Dataset records:
_ _ _ _ _
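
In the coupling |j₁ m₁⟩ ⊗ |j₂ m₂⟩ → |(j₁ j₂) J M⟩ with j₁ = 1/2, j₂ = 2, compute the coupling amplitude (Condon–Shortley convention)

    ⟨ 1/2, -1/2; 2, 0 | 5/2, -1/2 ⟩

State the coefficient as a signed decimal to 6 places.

+0.774597  (= +√(3/5))

j₁+j₂−J=0  J+j₁−j₂=1  J−j₁+j₂=4  j₁+j₂+J+1=6
(j₁±m₁, j₂±m₂, J±M) = (0,1,2,2,2,3)
P² = 48/5
sum k=0..0:
  [0] +1/4 = 1/4
S = 1/4
C² = P²·S² = 3/5 ; C = +0.774597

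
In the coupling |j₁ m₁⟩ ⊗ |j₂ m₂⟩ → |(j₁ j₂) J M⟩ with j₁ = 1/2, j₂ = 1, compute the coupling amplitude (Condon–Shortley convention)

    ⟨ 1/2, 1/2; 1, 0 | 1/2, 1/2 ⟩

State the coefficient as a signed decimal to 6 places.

triangle: 1!*0!*1!/3! = 1/6
(j±m)!: 1!*0!*1!*1!*1!*0! = 1
prefactor² = (2J+1)*Δ*N² = 1/3
  k=0: +1/(0!*1!*0!*1!*0!*0!) = 1
Σ = 1  ⇒  CG² = 1/3*1² = 1/3
CG = +√(1/3) = +0.577350

+0.577350  (= +√(1/3))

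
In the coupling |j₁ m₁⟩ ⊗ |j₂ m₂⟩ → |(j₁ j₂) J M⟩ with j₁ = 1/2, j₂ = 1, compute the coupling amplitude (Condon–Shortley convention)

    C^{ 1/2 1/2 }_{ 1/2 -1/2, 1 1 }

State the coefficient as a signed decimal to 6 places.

triangle: 1!*0!*1!/3! = 1/6
(j±m)!: 0!*1!*2!*0!*1!*0! = 2
prefactor² = (2J+1)*Δ*N² = 2/3
  k=1: −1/(1!*0!*0!*1!*0!*0!) = -1
Σ = -1  ⇒  CG² = 2/3*(-1)² = 2/3
CG = −√(2/3) = -0.816497

−√(2/3) ≈ -0.816497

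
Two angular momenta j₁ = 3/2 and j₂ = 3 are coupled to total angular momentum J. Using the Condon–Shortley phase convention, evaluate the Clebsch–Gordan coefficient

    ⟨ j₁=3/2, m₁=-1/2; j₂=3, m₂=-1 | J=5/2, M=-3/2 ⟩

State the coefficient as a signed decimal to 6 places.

−√(7/20) = -0.591608

√[6·2!1!4!/8! · 1!2!2!4!1!4!] = √(576/35)
  +(−1)^1/∏(1,1,1,1,0,3)! = -1/6  (running -1/6)
  +(−1)^2/∏(2,0,0,0,1,4)! = 1/48  (running -7/48)
⟨..|..⟩ = √(576/35)·(-7/48) = -0.591608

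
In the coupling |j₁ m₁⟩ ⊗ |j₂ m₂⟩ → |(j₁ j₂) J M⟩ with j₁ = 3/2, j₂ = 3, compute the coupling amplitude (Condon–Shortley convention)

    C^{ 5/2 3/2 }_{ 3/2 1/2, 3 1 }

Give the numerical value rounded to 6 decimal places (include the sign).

-0.591608

√[6·2!1!4!/8! · 2!1!4!2!4!1!] = √(576/35)
  +(−1)^0/∏(0,2,1,4,0,0)! = 1/48  (running 1/48)
  +(−1)^1/∏(1,1,0,3,1,1)! = -1/6  (running -7/48)
⟨..|..⟩ = √(576/35)·(-7/48) = -0.591608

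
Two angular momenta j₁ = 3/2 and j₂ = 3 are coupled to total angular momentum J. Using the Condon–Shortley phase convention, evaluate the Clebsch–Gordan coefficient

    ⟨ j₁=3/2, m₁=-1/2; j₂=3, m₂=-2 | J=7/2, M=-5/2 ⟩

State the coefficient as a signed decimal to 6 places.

triangle: 1!×2!×5!/9! = 240/362880
(j±m)!: 1!×2!×1!×5!×1!×6! = 172800
prefactor² = (2J+1)×Δ×N² = 6400/7
  k=0: +1/(0!×1!×2!×1!×0!×4!) = 1/48
  k=1: −1/(1!×0!×1!×0!×1!×5!) = -1/120
Σ = 1/80  ⇒  CG² = 6400/7×1/80² = 1/7
CG = +√(1/7) = +0.377964

+√(1/7) ≈ +0.377964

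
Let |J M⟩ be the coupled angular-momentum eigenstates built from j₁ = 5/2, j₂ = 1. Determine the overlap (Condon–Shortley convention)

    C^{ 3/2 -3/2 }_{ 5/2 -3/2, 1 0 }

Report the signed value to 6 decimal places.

−√(4/15) ≈ -0.516398

j₁+j₂−J=2  J+j₁−j₂=3  J−j₁+j₂=0  j₁+j₂+J+1=6
(j₁±m₁, j₂±m₂, J±M) = (1,4,1,1,0,3)
P² = 48/5
sum k=1..1:
  [1] −1/6 = -1/6
S = -1/6
C² = P²·S² = 4/15 ; C = -0.516398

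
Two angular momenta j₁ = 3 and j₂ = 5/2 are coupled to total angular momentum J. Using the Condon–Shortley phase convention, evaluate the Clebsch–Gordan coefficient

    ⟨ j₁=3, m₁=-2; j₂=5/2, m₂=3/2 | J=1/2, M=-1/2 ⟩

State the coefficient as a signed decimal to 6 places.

+√(5/21) ≈ +0.487950

triangle: 5!*1!*0!/7! = 120/5040
(j±m)!: 1!*5!*4!*1!*0!*1! = 2880
prefactor² = (2J+1)*Δ*N² = 960/7
  k=4: +1/(4!*1!*1!*0!*0!*0!) = 1/24
Σ = 1/24  ⇒  CG² = 960/7*1/24² = 5/21
CG = +√(5/21) = +0.487950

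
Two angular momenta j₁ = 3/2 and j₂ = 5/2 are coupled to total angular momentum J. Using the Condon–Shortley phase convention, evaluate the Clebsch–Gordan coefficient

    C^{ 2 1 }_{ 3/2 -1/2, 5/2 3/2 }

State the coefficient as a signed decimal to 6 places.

√[5·2!1!3!/7! · 1!2!4!1!3!1!] = √(24/7)
  +(−1)^1/∏(1,1,1,3,0,0)! = -1/6  (running -1/6)
  +(−1)^2/∏(2,0,0,2,1,1)! = 1/4  (running 1/12)
⟨..|..⟩ = √(24/7)·(1/12) = +0.154303

+0.154303  (= +√(1/42))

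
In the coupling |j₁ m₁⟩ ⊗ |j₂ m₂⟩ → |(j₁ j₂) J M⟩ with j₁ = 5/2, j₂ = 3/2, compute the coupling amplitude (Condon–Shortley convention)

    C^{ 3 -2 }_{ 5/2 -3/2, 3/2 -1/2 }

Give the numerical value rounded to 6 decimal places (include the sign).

-0.288675

triangle: 1!·4!·2!/8! = 48/40320
(j±m)!: 1!·4!·1!·2!·1!·5! = 5760
prefactor² = (2J+1)·Δ·N² = 48
  k=0: +1/(0!·1!·4!·1!·0!·1!) = 1/24
  k=1: −1/(1!·0!·3!·0!·1!·2!) = -1/12
Σ = -1/24  ⇒  CG² = 48·(-1/24)² = 1/12
CG = −√(1/12) = -0.288675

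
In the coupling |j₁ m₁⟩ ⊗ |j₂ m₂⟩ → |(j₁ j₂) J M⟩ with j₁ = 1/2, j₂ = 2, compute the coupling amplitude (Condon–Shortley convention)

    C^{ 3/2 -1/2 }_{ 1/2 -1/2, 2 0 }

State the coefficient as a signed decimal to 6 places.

−√(2/5) ≈ -0.632456

√[4·1!0!3!/5! · 0!1!2!2!1!2!] = √(8/5)
  +(−1)^1/∏(1,0,0,1,0,2)! = -1/2  (running -1/2)
⟨..|..⟩ = √(8/5)·(-1/2) = -0.632456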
_ _ _ _ _
HOW TO COMPLETE THIS TASK: Go through the records line by line, and copy each line that holds the string "Clebsch".

RESPONSE BELOW:
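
Two angular momenta j₁ = 3/2 and j₂ = 3 are coupled to total angular momentum J. Using the Condon–Shortley phase convention, evaluate the Clebsch–Gordan coefficient
Two angular momenta j₁ = 3/2 and j₂ = 3 are coupled to total angular momentum J. Using the Condon–Shortley phase convention, evaluate the Clebsch–Gordan coefficient
Two angular momenta j₁ = 3 and j₂ = 5/2 are coupled to total angular momentum J. Using the Condon–Shortley phase convention, evaluate the Clebsch–Gordan coefficient
Two angular momenta j₁ = 3/2 and j₂ = 5/2 are coupled to total angular momentum J. Using the Condon–Shortley phase convention, evaluate the Clebsch–Gordan coefficient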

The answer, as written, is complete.